*** Opening of DATA SHOWN ***

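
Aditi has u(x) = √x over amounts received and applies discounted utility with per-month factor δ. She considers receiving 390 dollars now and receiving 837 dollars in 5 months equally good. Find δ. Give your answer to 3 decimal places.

The payoff in 5 months is discounted by δ^5, so u(390) = δ^5·u(837) and δ^5 = u(390)/u(837).
Since u(x) = √x, δ^5 = √(390/837) = 0.68261.
Hence δ = (0.68261)^(1/5) = 0.92648.

δ ≈ 0.926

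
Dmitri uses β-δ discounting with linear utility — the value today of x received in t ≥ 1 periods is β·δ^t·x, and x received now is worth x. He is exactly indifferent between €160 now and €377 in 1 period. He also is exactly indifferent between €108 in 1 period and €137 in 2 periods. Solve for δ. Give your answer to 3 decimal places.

From the later pair, β·δ^1·108 = β·δ^2·137; dividing through, δ = 108/137 = 0.78832.

δ ≈ 0.788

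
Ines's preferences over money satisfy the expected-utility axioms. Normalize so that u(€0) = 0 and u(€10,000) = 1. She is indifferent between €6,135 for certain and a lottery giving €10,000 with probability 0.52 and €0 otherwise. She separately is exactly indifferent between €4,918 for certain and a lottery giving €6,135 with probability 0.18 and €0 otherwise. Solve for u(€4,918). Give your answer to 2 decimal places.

0.09

From the first indifference, u(€6,135) = 0.52·u(€10,000) + 0.48·u(€0) = 0.52·1 + 0.48·0 = 0.52.
Chaining: u(€4,918) = 0.18·0.52 + 0.82·0.00 = 0.0936.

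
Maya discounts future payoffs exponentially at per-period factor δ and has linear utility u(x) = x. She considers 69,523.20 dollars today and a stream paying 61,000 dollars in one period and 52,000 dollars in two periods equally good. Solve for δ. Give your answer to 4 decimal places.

The stream is worth 61000δ + 52000δ² today, so 61000δ + 52000δ² = 69523.20.
That is, 52000δ² + 61000δ − 69523.20 = 0, a quadratic in δ.
δ = (−61000 + √(61000² + 4·52000·69523.20)) / (2·52000) = (−61000 + √18181825600.00) / 104000 ≈ 0.7100.

δ ≈ 0.7100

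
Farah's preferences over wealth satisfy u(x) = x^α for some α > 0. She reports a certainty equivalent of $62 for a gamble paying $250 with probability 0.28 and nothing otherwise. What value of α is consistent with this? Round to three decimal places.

EU(lottery) = 0.28·250^α + 0.72·0 = 0.28·250^α.
Equating: 62^α = 0.28·250^α, i.e. 0.2480^α = 0.28.
α = ln(0.28) / ln(62/250) = -1.272966/-1.394327 ≈ 0.913.

α ≈ 0.913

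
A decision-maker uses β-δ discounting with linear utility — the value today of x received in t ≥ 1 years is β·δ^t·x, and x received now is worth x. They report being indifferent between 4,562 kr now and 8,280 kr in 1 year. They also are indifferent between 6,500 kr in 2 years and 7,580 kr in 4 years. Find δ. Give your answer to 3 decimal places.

δ ≈ 0.926

The second indifference involves only future payoffs, so β cancels: β·δ^2·6500 = β·δ^4·7580, giving δ^2 = 6500/7580 = 0.85752, so δ = 0.92602.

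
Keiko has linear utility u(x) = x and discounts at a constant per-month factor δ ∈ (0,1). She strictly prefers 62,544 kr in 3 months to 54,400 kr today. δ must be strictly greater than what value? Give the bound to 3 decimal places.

The preference means 54400 < δ^3·62544.
Hence δ^3 > 54400/62544 = 0.86979, and x ↦ x^(1/3) is increasing on (0,∞).
δ > 0.86979^(1/3) = 0.955.

δ > 0.955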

*** Close of DATA SHOWN ***

Could you produce an exact copy of the whole listing?

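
Aditi has u(x) = √x over amounts received and applies discounted utility with per-month factor δ. She considers receiving 390 dollars now and receiving 837 dollars in 5 months equally good. Find δ. Give your answer to 3 decimal places.

The payoff in 5 months is discounted by δ^5, so u(390) = δ^5·u(837) and δ^5 = u(390)/u(837).
Since u(x) = √x, δ^5 = √(390/837) = 0.68261.
Hence δ = (0.68261)^(1/5) = 0.92648.

δ ≈ 0.926

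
Dmitri uses β-δ discounting with linear utility — the value today of x received in t ≥ 1 periods is β·δ^t·x, and x received now is worth x. He is exactly indifferent between €160 now and €377 in 1 period. He also is exactly indifferent between €108 in 1 period and €137 in 2 periods. Solve for δ. Give your answer to 3 decimal places.

From the later pair, β·δ^1·108 = β·δ^2·137; dividing through, δ = 108/137 = 0.78832.

δ ≈ 0.788

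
Ines's preferences over money satisfy the expected-utility axioms. Normalize so that u(€0) = 0 and u(€10,000) = 1. She is indifferent between €6,135 for certain and a lottery giving €10,000 with probability 0.52 and €0 otherwise. She separately is exactly indifferent between €4,918 for certain and a lottery giving €6,135 with probability 0.18 and €0 otherwise. Solve for u(€4,918). Give your answer to 2 decimal places.

0.09

From the first indifference, u(€6,135) = 0.52·u(€10,000) + 0.48·u(€0) = 0.52·1 + 0.48·0 = 0.52.
Chaining: u(€4,918) = 0.18·0.52 + 0.82·0.00 = 0.0936.

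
Maya discounts future payoffs exponentially at per-period factor δ and has linear utility u(x) = x. She considers 69,523.20 dollars today and a stream paying 61,000 dollars in one period and 52,000 dollars in two periods equally good. Solve for δ. Give your answer to 4 decimal places.

The stream is worth 61000δ + 52000δ² today, so 61000δ + 52000δ² = 69523.20.
That is, 52000δ² + 61000δ − 69523.20 = 0, a quadratic in δ.
δ = (−61000 + √(61000² + 4·52000·69523.20)) / (2·52000) = (−61000 + √18181825600.00) / 104000 ≈ 0.7100.

δ ≈ 0.7100

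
Farah's preferences over wealth satisfy u(x) = x^α for some α > 0. She reports a certainty equivalent of $62 for a gamble paying $250 with probability 0.28 and nothing otherwise. What value of α is consistent with this? Round to three decimal places.

EU(lottery) = 0.28·250^α + 0.72·0 = 0.28·250^α.
Equating: 62^α = 0.28·250^α, i.e. 0.2480^α = 0.28.
α = ln(0.28) / ln(62/250) = -1.272966/-1.394327 ≈ 0.913.

α ≈ 0.913

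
A decision-maker uses β-δ discounting with linear utility — the value today of x received in t ≥ 1 years is β·δ^t·x, and x received now is worth x. They report being indifferent between 4,562 kr now and 8,280 kr in 1 year. They also are indifferent between 6,500 kr in 2 years and 7,580 kr in 4 years. Find δ. Give your answer to 3 decimal places.

δ ≈ 0.926

The second indifference involves only future payoffs, so β cancels: β·δ^2·6500 = β·δ^4·7580, giving δ^2 = 6500/7580 = 0.85752, so δ = 0.92602.

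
Keiko has linear utility u(x) = x and discounts at a constant per-month factor δ ∈ (0,1). She strictly prefers 62,544 kr in 3 months to 54,400 kr today. δ must be strictly greater than what value? Give the bound to 3 decimal places.

The preference means 54400 < δ^3·62544.
Hence δ^3 > 54400/62544 = 0.86979, and x ↦ x^(1/3) is increasing on (0,∞).
δ > 0.86979^(1/3) = 0.955.

δ > 0.955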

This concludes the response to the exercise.